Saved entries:
────────────────
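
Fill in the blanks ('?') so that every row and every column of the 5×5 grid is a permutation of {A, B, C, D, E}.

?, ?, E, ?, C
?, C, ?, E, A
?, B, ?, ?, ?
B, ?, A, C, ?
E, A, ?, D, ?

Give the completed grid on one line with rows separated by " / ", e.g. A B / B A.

(r1,c2) = D
(r2,c1) = D
(r2,c3) = B
(r3,c4) = A
(r4,c2) = E
(r4,c5) = D
(r5,c3) = C
(r5,c5) = B
(r1,c1) = A
(r1,c4) = B
(r3,c1) = C
(r3,c3) = D
(r3,c5) = E

A D E B C / D C B E A / C B D A E / B E A C D / E A C D B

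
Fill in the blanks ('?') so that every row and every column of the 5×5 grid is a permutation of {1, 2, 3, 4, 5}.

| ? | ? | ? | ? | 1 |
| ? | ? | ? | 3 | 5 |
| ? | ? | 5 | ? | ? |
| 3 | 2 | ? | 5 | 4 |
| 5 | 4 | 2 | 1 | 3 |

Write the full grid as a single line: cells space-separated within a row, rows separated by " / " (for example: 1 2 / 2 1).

4 5 3 2 1 / 2 1 4 3 5 / 1 3 5 4 2 / 3 2 1 5 4 / 5 4 2 1 3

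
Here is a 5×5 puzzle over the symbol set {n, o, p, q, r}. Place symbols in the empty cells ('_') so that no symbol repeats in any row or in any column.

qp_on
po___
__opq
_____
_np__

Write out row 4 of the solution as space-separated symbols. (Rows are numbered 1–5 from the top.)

(r1,c3) = r
(r2,c5) = r
(r3,c2) = r
(r4,c2) = q
(r4,c3) = n
(r4,c4) = r
(r5,c4) = q
(r5,c5) = o
(r2,c3) = q
(r2,c4) = n
(r3,c1) = n
(r4,c1) = o
(r4,c5) = p

o q n r p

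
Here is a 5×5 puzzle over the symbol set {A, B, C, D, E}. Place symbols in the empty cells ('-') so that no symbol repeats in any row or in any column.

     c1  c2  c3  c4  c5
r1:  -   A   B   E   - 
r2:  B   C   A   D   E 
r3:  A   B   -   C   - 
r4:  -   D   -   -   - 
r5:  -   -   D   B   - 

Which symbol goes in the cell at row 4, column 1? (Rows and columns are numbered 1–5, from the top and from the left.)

row 3 has {A,B,C}; column 3 has {A,B,D} — only E is left for (r3,c3).
row 3 has {A,B,C,E}; column 5 has {E} — only D is left for (r3,c5).
row 4 has {D}; column 3 has {A,B,D,E} — only C is left for (r4,c3).
row 4 has {C,D}; column 4 has {B,C,D,E} — only A is left for (r4,c4).
row 4 has {A,C,D}; column 5 has {D,E} — only B is left for (r4,c5).
row 5 has {B,D}; column 2 has {A,B,C,D} — only E is left for (r5,c2).
row 1 has {A,B,E}; column 5 has {B,D,E} — only C is left for (r1,c5).
row 4 has {A,B,C,D}; column 1 has {A,B} — only E is left for (r4,c1).

E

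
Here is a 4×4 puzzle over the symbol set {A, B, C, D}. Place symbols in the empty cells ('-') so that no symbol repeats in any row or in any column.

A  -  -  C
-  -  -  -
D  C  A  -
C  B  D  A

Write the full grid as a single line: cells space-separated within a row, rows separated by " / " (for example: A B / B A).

A D B C / B A C D / D C A B / C B D A

Cell (r1,c2): row 1 has {A,C}; column 2 has {B,C} → D.
Cell (r1,c3): row 1 has {A,C,D}; column 3 has {A,D} → B.
Cell (r2,c1): row 2 is empty so far; column 1 has {A,C,D} → B.
Cell (r2,c2): row 2 has {B}; column 2 has {B,C,D} → A.
Cell (r2,c3): row 2 has {A,B}; column 3 has {A,B,D} → C.
Cell (r2,c4): row 2 has {A,B,C}; column 4 has {A,C} → D.
Cell (r3,c4): row 3 has {A,C,D}; column 4 has {A,C,D} → B.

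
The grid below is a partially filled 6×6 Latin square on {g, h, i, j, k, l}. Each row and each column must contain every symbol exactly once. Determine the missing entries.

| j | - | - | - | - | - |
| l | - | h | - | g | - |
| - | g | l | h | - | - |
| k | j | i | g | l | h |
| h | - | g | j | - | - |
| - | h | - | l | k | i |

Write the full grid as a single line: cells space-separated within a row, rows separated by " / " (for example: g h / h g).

(r1,c3) = k
(r1,c4) = i
(r1,c5) = h
(r2,c4) = k
(r2,c6) = j
(r3,c1) = i
(r3,c5) = j
(r3,c6) = k
(r5,c5) = i
(r5,c6) = l
(r6,c1) = g
(r6,c3) = j
(r1,c2) = l
(r1,c6) = g
(r2,c2) = i
(r5,c2) = k

j l k i h g / l i h k g j / i g l h j k / k j i g l h / h k g j i l / g h j l k i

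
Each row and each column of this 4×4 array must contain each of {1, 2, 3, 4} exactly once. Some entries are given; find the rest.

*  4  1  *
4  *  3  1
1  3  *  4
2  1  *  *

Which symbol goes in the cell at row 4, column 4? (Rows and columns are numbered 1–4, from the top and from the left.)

(r1,c1) = 3
(r1,c4) = 2
(r2,c2) = 2
(r3,c3) = 2
(r4,c3) = 4
(r4,c4) = 3

3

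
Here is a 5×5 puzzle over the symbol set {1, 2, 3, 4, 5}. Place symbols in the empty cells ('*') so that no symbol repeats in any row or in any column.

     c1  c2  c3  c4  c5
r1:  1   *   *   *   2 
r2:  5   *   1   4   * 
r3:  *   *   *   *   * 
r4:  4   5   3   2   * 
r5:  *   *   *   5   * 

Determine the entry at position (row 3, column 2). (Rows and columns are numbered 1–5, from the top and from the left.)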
────────────────
◆ What to do
Each entry above is to be quoted exactly.

◆ Exercise output
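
Fill in the blanks ('?') so that every row and every column of the 5×5 grid is a permutation of {A, B, C, D, E}.

?, ?, E, ?, C
?, C, ?, E, A
?, B, ?, ?, ?
B, ?, A, C, ?
E, A, ?, D, ?

Give the completed grid on one line with rows separated by " / ", e.g. A B / B A.

(r1,c2) = D
(r2,c1) = D
(r2,c3) = B
(r3,c4) = A
(r4,c2) = E
(r4,c5) = D
(r5,c3) = C
(r5,c5) = B
(r1,c1) = A
(r1,c4) = B
(r3,c1) = C
(r3,c3) = D
(r3,c5) = E

A D E B C / D C B E A / C B D A E / B E A C D / E A C D B

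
Fill in the blanks ('?') so that every row and every column of the 5×5 grid is a permutation of {1, 2, 3, 4, 5}.

| ? | ? | ? | ? | 1 |
| ? | ? | ? | 3 | 5 |
| ? | ? | 5 | ? | ? |
| 3 | 2 | ? | 5 | 4 |
| 5 | 4 | 2 | 1 | 3 |

Write the full grid as a single line: cells space-separated within a row, rows separated by " / " (for example: 1 2 / 2 1).

4 5 3 2 1 / 2 1 4 3 5 / 1 3 5 4 2 / 3 2 1 5 4 / 5 4 2 1 3

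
Here is a 5×5 puzzle over the symbol set {n, o, p, q, r}. Place symbols in the empty cells ('_') so that no symbol repeats in any row or in any column.

qp_on
po___
__opq
_____
_np__

Write out row 4 of the solution as space-separated symbols. (Rows are numbered 1–5 from the top.)

(r1,c3) = r
(r2,c5) = r
(r3,c2) = r
(r4,c2) = q
(r4,c3) = n
(r4,c4) = r
(r5,c4) = q
(r5,c5) = o
(r2,c3) = q
(r2,c4) = n
(r3,c1) = n
(r4,c1) = o
(r4,c5) = p

o q n r p

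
Here is a 5×5 puzzle over the symbol set {A, B, C, D, E}. Place symbols in the empty cells ('-') so that no symbol repeats in any row or in any column.

     c1  c2  c3  c4  c5
r1:  -   A   B   E   - 
r2:  B   C   A   D   E 
r3:  A   B   -   C   - 
r4:  -   D   -   -   - 
r5:  -   -   D   B   - 

Which symbol goes in the cell at row 4, column 1? (Rows and columns are numbered 1–5, from the top and from the left.)

row 3 has {A,B,C}; column 3 has {A,B,D} — only E is left for (r3,c3).
row 3 has {A,B,C,E}; column 5 has {E} — only D is left for (r3,c5).
row 4 has {D}; column 3 has {A,B,D,E} — only C is left for (r4,c3).
row 4 has {C,D}; column 4 has {B,C,D,E} — only A is left for (r4,c4).
row 4 has {A,C,D}; column 5 has {D,E} — only B is left for (r4,c5).
row 5 has {B,D}; column 2 has {A,B,C,D} — only E is left for (r5,c2).
row 1 has {A,B,E}; column 5 has {B,D,E} — only C is left for (r1,c5).
row 4 has {A,B,C,D}; column 1 has {A,B} — only E is left for (r4,c1).

E

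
Here is a 4×4 puzzle over the symbol set {A, B, C, D}. Place symbols in the empty cells ('-') so that no symbol repeats in any row or in any column.

A  -  -  C
-  -  -  -
D  C  A  -
C  B  D  A

Write the full grid as a single line: cells space-separated within a row, rows separated by " / " (for example: A B / B A).

A D B C / B A C D / D C A B / C B D A

Cell (r1,c2): row 1 has {A,C}; column 2 has {B,C} → D.
Cell (r1,c3): row 1 has {A,C,D}; column 3 has {A,D} → B.
Cell (r2,c1): row 2 is empty so far; column 1 has {A,C,D} → B.
Cell (r2,c2): row 2 has {B}; column 2 has {B,C,D} → A.
Cell (r2,c3): row 2 has {A,B}; column 3 has {A,B,D} → C.
Cell (r2,c4): row 2 has {A,B,C}; column 4 has {A,C} → D.
Cell (r3,c4): row 3 has {A,C,D}; column 4 has {A,C,D} → B.

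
The grid below is a partially filled 6×6 Latin square on {g, h, i, j, k, l}. Each row and each column must contain every symbol exactly once. Determine the missing entries.

| j | - | - | - | - | - |
| l | - | h | - | g | - |
| - | g | l | h | - | - |
| k | j | i | g | l | h |
| h | - | g | j | - | - |
| - | h | - | l | k | i |

Write the full grid as a single line: cells space-separated within a row, rows separated by " / " (for example: g h / h g).

(r1,c3) = k
(r1,c4) = i
(r1,c5) = h
(r2,c4) = k
(r2,c6) = j
(r3,c1) = i
(r3,c5) = j
(r3,c6) = k
(r5,c5) = i
(r5,c6) = l
(r6,c1) = g
(r6,c3) = j
(r1,c2) = l
(r1,c6) = g
(r2,c2) = i
(r5,c2) = k

j l k i h g / l i h k g j / i g l h j k / k j i g l h / h k g j i l / g h j l k i

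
Each row and each column of this 4×4 array must contain each of {1, 2, 3, 4} exactly once. Some entries are given; find the rest.

*  4  1  *
4  *  3  1
1  3  *  4
2  1  *  *

Which symbol goes in the cell at row 4, column 4? (Rows and columns are numbered 1–4, from the top and from the left.)

(r1,c1) = 3
(r1,c4) = 2
(r2,c2) = 2
(r3,c3) = 2
(r4,c3) = 4
(r4,c4) = 3

3

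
Here is a 5×5 puzzle over the symbol set {1, 2, 3, 4, 5}. Place symbols in the empty cells ('*') so that no symbol repeats in any row or in any column.

     c1  c2  c3  c4  c5
r1:  1   *   *   *   2 
r2:  5   *   1   4   * 
r3:  *   *   *   *   * 
r4:  4   5   3   2   * 
r5:  *   *   *   5   * 

Determine the entry at position (row 3, column 2). (Rows and columns are numbered 1–5, from the top and from the left.)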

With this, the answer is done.